YOUR OBJECTIVE:
Read the entries below and pull out each line with the string "matrix".

EXTRACTED MATERIAL:
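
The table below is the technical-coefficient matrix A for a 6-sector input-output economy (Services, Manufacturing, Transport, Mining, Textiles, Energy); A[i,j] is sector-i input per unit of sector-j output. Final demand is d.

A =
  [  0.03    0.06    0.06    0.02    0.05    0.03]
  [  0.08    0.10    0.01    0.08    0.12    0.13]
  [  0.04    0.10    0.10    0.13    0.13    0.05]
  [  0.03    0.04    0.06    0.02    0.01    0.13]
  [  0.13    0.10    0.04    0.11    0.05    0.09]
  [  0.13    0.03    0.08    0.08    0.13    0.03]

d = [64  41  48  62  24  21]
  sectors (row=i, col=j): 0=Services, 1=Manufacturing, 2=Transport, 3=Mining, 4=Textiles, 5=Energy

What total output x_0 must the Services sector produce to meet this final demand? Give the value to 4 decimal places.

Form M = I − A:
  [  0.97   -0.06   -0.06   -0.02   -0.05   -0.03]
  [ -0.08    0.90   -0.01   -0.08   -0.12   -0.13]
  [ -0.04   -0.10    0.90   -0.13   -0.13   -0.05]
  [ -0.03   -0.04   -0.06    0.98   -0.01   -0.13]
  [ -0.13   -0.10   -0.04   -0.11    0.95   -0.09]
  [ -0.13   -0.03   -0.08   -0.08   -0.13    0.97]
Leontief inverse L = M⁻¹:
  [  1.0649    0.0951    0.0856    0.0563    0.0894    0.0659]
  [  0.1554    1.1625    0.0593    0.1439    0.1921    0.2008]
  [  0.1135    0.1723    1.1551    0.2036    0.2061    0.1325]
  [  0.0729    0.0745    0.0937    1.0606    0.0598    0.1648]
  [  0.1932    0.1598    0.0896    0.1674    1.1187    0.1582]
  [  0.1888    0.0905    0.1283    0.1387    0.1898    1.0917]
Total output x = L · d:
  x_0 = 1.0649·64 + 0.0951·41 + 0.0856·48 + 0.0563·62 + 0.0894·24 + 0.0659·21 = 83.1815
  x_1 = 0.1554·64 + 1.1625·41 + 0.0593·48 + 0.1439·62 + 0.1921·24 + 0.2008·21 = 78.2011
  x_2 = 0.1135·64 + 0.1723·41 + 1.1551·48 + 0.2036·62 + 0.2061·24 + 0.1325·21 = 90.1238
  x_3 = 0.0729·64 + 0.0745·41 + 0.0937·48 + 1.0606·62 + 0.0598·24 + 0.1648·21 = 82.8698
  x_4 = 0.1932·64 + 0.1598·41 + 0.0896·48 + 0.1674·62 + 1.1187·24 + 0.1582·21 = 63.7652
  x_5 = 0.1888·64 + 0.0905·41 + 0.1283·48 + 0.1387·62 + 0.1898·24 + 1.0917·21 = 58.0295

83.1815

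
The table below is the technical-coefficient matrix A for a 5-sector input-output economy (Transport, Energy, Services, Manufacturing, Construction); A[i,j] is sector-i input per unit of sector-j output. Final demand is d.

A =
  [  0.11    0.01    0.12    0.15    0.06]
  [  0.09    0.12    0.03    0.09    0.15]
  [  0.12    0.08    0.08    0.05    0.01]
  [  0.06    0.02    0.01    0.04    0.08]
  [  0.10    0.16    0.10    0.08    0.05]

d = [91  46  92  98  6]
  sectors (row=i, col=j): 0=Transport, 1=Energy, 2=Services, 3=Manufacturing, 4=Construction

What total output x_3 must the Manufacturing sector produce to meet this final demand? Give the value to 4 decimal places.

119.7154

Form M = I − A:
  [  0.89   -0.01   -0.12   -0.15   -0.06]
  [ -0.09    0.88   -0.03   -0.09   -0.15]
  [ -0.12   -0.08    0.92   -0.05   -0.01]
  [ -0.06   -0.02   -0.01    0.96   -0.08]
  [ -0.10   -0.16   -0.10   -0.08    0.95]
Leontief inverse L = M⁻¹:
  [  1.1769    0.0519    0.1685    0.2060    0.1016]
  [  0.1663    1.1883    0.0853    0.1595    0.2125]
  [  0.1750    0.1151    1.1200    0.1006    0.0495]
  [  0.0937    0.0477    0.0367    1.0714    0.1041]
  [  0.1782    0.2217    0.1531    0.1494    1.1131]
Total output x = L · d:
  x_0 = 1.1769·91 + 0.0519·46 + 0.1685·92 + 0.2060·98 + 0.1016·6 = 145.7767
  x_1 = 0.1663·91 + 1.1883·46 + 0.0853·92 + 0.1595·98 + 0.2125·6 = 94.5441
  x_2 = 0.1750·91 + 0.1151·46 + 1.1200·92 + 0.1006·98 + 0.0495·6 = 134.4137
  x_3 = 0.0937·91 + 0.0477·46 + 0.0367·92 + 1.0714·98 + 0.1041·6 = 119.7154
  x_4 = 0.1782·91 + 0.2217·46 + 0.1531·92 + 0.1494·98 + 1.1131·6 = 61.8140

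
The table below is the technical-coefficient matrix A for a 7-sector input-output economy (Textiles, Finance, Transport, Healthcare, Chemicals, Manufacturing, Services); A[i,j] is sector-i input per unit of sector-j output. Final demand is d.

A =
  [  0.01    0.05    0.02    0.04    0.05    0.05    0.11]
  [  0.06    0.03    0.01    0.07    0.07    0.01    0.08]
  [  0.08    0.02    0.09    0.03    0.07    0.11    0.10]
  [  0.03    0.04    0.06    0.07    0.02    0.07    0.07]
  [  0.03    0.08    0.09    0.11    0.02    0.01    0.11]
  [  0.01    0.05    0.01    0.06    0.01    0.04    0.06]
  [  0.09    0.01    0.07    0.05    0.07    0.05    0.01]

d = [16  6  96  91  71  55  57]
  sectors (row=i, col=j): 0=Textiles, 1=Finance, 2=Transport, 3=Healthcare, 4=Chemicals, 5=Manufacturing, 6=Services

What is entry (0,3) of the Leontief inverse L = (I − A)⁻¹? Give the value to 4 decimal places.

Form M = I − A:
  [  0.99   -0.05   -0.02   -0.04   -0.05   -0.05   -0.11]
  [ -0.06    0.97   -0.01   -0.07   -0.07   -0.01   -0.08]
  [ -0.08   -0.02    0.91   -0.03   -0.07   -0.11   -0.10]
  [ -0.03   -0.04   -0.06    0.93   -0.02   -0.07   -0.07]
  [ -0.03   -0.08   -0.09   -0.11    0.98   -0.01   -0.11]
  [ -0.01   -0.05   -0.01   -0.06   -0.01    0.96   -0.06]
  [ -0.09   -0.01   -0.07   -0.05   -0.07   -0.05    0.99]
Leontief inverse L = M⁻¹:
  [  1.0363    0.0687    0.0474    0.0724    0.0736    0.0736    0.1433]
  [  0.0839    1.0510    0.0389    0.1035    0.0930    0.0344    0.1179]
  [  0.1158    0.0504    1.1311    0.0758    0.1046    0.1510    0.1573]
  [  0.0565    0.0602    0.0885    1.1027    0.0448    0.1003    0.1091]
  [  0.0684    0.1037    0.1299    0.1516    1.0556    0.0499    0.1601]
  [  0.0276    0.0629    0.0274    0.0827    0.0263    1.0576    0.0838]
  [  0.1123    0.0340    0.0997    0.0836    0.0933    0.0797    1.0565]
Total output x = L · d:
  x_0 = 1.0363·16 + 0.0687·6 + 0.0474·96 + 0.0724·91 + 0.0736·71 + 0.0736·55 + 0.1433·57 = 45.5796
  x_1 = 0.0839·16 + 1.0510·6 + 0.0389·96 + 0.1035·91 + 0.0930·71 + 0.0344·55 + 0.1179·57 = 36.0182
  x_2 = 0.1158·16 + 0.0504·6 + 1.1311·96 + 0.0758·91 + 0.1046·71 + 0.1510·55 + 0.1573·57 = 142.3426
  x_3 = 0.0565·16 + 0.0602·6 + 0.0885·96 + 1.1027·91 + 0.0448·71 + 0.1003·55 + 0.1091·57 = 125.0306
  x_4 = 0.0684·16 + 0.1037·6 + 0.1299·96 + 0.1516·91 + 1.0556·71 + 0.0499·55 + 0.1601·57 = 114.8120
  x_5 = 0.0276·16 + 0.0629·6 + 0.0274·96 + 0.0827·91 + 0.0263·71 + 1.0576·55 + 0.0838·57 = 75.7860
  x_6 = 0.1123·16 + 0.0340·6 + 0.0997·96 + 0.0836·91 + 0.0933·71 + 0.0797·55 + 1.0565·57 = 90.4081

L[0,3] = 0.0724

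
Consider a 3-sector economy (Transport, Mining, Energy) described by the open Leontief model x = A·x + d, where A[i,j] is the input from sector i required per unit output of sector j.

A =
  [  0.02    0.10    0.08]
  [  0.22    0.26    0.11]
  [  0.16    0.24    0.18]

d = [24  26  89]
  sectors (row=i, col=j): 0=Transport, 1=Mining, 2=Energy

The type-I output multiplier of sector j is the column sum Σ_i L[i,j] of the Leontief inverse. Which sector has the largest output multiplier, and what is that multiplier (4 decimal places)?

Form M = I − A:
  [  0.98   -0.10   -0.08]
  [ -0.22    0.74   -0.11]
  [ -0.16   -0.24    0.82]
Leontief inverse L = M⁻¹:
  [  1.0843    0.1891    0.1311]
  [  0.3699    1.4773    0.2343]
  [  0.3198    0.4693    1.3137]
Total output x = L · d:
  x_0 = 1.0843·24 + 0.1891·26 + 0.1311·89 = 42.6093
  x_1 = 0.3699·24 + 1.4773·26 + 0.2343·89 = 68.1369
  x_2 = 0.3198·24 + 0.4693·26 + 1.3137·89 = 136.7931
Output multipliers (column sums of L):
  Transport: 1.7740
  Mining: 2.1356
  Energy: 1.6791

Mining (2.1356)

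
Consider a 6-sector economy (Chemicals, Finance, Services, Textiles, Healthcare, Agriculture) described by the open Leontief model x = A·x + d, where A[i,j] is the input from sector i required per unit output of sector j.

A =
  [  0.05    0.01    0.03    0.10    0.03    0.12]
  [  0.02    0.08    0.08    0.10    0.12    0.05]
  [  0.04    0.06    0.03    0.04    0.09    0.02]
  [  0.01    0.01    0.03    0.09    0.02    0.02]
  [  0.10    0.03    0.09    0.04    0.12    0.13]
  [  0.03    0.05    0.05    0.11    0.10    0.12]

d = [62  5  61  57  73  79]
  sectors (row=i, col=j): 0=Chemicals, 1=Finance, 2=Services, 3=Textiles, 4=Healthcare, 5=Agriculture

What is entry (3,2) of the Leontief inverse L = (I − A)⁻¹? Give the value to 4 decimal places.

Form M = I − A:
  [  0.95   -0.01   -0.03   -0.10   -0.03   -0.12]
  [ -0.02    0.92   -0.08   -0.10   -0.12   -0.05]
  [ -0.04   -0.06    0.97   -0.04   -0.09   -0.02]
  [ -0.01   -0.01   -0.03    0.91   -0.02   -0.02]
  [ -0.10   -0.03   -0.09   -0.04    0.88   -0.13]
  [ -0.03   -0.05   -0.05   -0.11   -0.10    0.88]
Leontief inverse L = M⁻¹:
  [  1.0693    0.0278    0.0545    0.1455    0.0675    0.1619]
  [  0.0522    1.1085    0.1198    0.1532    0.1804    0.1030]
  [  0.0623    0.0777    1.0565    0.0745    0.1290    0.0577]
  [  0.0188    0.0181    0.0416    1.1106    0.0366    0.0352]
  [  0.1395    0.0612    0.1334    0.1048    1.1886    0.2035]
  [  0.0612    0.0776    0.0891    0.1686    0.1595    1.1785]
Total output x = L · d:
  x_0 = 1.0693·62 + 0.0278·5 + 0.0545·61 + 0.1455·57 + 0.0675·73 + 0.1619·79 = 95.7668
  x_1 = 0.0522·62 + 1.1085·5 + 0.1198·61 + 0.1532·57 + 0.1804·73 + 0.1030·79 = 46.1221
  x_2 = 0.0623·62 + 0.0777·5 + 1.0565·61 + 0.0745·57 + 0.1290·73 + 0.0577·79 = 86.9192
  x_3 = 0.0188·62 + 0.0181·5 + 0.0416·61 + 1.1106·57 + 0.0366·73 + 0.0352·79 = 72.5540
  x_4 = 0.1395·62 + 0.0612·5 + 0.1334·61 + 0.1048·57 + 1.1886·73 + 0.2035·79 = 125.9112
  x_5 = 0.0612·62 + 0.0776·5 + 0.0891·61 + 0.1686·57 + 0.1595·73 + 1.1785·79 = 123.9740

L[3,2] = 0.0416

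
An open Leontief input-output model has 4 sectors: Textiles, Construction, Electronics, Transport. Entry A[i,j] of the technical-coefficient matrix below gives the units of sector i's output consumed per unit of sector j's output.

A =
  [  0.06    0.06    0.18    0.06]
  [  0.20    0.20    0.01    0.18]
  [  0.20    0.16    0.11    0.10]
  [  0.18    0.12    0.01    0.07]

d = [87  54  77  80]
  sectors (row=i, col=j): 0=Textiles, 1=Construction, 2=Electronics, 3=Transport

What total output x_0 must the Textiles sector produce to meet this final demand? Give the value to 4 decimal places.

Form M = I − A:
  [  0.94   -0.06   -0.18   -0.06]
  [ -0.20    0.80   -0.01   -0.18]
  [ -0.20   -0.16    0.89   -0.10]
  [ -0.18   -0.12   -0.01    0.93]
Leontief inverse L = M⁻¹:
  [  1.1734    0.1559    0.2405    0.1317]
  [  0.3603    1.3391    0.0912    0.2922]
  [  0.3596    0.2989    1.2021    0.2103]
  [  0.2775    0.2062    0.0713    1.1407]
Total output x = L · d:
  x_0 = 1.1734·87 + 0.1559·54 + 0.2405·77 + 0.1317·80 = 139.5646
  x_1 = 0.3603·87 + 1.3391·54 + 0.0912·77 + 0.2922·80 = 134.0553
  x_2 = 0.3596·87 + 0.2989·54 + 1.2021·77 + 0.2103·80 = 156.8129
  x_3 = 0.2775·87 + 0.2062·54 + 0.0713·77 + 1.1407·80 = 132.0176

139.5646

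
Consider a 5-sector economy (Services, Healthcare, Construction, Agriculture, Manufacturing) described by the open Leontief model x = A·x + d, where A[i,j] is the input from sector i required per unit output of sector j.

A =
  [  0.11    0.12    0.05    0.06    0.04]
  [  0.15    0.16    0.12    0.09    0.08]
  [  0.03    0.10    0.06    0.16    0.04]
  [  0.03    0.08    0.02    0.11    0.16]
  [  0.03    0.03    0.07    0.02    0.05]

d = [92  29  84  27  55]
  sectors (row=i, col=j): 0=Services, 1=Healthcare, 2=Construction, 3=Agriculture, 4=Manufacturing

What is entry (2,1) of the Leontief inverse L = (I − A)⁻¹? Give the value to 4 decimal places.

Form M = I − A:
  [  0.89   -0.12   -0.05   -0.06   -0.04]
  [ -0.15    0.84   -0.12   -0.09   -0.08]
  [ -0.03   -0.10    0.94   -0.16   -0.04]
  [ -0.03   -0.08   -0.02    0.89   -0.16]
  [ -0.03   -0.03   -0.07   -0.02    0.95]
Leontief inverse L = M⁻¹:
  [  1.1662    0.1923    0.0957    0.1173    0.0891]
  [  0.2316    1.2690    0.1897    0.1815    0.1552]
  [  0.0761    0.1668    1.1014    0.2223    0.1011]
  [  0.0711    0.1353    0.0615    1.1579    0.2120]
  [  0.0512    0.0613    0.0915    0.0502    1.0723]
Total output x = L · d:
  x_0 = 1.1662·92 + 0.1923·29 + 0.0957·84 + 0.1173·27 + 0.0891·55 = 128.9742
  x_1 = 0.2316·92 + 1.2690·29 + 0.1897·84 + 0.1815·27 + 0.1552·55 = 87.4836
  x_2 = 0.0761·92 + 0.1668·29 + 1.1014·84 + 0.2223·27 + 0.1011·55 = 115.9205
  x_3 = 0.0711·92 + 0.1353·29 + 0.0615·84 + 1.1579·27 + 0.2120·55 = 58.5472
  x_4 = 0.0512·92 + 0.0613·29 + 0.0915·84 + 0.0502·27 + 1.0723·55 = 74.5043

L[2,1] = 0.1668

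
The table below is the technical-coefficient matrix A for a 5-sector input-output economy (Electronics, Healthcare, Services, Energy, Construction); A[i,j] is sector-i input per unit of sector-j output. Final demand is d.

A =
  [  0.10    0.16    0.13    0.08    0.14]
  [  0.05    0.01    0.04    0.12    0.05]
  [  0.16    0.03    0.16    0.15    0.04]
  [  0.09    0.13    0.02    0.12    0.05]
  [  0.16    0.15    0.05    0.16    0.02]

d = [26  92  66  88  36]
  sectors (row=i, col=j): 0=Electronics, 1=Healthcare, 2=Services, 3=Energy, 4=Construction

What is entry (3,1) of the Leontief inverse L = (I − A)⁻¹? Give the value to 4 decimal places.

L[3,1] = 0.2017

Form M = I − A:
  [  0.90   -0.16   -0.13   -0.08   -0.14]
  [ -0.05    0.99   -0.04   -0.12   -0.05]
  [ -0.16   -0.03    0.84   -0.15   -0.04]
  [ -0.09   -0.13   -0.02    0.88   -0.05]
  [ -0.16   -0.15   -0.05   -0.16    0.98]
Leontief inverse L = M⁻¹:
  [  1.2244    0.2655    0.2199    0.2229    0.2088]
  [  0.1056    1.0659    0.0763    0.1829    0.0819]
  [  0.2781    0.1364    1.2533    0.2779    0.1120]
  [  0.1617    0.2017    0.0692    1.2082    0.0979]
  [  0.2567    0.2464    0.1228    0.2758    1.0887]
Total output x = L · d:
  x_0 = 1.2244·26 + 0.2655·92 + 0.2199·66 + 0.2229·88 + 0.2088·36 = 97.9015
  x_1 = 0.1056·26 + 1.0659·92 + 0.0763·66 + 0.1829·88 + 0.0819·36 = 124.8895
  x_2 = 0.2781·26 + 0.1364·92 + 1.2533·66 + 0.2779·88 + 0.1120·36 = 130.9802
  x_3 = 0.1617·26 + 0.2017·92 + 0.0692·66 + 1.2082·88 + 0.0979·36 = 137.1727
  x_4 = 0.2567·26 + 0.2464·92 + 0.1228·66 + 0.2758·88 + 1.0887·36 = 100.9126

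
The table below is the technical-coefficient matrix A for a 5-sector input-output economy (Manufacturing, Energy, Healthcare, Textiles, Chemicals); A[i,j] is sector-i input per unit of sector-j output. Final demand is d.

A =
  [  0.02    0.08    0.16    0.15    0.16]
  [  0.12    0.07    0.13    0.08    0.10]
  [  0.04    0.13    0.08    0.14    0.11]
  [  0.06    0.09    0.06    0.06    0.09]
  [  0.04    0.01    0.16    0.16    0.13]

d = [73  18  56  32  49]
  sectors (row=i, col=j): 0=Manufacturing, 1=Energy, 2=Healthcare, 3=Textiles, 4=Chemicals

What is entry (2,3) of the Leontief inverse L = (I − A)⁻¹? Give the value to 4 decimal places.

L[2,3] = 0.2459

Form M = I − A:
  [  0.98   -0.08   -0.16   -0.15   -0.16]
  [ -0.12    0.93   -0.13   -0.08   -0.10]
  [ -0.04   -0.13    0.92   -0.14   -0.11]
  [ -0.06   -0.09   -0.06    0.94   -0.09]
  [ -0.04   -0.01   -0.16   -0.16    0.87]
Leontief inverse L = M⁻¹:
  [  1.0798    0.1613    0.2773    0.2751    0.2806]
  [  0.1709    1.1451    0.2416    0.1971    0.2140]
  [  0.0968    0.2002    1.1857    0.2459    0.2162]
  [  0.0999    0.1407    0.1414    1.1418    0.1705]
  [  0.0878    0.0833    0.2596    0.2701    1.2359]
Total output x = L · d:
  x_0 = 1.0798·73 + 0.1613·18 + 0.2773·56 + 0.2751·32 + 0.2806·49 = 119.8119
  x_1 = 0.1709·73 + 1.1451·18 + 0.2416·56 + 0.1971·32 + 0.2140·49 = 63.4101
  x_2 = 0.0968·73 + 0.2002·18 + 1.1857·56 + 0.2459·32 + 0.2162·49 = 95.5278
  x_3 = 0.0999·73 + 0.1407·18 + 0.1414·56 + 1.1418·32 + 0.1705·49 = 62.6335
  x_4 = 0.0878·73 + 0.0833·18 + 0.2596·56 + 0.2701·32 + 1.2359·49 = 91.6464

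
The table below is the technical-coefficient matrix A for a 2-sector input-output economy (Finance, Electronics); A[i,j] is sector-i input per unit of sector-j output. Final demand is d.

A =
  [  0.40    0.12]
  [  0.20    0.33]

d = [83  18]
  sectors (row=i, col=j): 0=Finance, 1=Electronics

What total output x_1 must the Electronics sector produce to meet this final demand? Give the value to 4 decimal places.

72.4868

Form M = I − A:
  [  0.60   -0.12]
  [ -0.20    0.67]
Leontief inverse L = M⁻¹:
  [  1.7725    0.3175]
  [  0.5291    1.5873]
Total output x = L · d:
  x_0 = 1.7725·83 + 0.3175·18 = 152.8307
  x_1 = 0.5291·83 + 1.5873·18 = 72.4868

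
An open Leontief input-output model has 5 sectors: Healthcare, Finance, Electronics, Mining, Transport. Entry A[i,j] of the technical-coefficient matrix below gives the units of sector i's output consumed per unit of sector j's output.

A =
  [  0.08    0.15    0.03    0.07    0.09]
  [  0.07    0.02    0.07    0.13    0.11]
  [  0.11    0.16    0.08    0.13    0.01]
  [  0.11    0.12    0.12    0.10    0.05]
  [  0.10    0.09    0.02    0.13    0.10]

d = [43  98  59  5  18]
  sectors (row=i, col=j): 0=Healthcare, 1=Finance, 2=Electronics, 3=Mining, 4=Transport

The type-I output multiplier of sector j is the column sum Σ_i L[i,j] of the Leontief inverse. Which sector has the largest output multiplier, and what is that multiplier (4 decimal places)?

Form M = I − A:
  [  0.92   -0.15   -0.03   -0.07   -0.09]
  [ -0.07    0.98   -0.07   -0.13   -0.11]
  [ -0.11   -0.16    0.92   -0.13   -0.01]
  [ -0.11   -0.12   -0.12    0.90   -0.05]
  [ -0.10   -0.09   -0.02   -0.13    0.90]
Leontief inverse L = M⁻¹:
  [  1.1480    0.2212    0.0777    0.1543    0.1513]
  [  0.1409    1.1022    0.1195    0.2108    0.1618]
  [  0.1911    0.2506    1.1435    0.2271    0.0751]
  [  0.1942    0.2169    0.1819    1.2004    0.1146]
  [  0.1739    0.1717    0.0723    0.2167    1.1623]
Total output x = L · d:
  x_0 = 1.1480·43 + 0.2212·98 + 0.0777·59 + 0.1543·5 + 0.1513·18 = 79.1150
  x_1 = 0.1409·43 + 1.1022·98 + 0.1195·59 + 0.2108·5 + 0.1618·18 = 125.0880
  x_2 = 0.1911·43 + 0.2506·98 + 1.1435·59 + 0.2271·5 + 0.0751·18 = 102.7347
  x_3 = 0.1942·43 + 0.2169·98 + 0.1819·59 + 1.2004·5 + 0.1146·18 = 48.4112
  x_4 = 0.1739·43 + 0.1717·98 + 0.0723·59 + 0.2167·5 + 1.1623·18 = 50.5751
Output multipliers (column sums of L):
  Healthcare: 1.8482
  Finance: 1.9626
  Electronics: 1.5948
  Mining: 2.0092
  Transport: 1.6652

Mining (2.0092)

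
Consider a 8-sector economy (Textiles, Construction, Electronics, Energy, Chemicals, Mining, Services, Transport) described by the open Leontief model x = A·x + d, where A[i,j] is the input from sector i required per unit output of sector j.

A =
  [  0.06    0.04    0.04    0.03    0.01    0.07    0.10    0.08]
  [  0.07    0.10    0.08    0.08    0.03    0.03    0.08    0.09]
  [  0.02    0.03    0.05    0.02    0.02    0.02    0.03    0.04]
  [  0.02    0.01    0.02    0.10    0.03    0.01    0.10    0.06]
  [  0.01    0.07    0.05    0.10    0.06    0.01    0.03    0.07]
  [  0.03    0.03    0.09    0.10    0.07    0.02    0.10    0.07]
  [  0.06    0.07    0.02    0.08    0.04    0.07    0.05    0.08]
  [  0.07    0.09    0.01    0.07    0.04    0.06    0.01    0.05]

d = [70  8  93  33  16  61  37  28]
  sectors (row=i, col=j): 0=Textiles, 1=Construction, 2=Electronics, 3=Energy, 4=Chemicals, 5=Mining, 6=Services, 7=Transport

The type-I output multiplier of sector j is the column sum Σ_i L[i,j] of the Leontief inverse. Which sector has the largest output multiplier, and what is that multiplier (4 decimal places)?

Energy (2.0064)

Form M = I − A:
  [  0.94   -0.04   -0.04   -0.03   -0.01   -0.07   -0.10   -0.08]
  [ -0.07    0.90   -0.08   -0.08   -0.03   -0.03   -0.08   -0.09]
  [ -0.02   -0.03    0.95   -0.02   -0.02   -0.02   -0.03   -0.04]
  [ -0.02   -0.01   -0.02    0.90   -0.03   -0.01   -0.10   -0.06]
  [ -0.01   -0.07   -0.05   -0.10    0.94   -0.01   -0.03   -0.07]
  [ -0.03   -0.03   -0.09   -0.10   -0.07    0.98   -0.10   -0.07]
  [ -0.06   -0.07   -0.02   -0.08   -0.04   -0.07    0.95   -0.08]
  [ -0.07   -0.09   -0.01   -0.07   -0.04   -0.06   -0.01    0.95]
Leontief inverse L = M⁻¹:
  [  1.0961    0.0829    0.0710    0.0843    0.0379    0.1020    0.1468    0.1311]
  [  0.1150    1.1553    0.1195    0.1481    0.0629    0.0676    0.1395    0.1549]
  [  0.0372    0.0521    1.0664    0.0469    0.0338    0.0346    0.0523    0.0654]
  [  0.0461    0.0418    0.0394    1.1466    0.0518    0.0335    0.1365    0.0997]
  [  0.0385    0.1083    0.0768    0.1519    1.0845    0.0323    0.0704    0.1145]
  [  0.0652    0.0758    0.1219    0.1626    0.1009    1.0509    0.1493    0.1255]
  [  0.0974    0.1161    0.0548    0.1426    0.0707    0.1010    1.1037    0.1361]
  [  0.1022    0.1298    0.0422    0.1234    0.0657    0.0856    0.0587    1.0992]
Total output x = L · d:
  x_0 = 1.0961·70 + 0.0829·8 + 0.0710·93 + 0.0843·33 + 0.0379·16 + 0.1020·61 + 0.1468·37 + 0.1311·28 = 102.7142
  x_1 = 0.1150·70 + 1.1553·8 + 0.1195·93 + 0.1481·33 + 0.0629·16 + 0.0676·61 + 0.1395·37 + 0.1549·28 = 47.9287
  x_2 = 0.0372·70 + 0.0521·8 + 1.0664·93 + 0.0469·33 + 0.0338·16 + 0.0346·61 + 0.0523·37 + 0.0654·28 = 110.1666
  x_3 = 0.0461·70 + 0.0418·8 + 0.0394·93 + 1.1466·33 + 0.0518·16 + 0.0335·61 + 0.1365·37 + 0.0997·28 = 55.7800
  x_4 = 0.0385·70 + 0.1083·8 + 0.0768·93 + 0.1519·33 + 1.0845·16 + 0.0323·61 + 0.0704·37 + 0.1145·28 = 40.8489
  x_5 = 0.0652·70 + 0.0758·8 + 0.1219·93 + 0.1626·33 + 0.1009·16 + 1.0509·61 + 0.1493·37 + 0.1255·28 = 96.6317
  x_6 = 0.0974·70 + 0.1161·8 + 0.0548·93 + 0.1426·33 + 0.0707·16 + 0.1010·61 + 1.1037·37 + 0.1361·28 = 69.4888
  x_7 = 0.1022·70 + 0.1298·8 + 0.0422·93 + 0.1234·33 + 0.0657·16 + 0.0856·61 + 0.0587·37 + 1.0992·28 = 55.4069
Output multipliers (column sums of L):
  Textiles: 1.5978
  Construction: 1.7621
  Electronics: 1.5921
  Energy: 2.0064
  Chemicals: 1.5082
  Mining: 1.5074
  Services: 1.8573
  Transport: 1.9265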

THE COMPLETED TASK:
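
The table below is the technical-coefficient matrix A for a 6-sector input-output economy (Services, Manufacturing, Transport, Mining, Textiles, Energy); A[i,j] is sector-i input per unit of sector-j output. Final demand is d.
The table below is the technical-coefficient matrix A for a 5-sector input-output economy (Transport, Energy, Services, Manufacturing, Construction); A[i,j] is sector-i input per unit of sector-j output. Final demand is d.
The table below is the technical-coefficient matrix A for a 7-sector input-output economy (Textiles, Finance, Transport, Healthcare, Chemicals, Manufacturing, Services); A[i,j] is sector-i input per unit of sector-j output. Final demand is d.
An open Leontief input-output model has 4 sectors: Textiles, Construction, Electronics, Transport. Entry A[i,j] of the technical-coefficient matrix below gives the units of sector i's output consumed per unit of sector j's output.
The table below is the technical-coefficient matrix A for a 5-sector input-output economy (Electronics, Healthcare, Services, Energy, Construction); A[i,j] is sector-i input per unit of sector-j output. Final demand is d.
The table below is the technical-coefficient matrix A for a 5-sector input-output economy (Manufacturing, Energy, Healthcare, Textiles, Chemicals); A[i,j] is sector-i input per unit of sector-j output. Final demand is d.
The table below is the technical-coefficient matrix A for a 2-sector input-output economy (Finance, Electronics); A[i,j] is sector-i input per unit of sector-j output. Final demand is d.
An open Leontief input-output model has 5 sectors: Healthcare, Finance, Electronics, Mining, Transport. Entry A[i,j] of the technical-coefficient matrix below gives the units of sector i's output consumed per unit of sector j's output.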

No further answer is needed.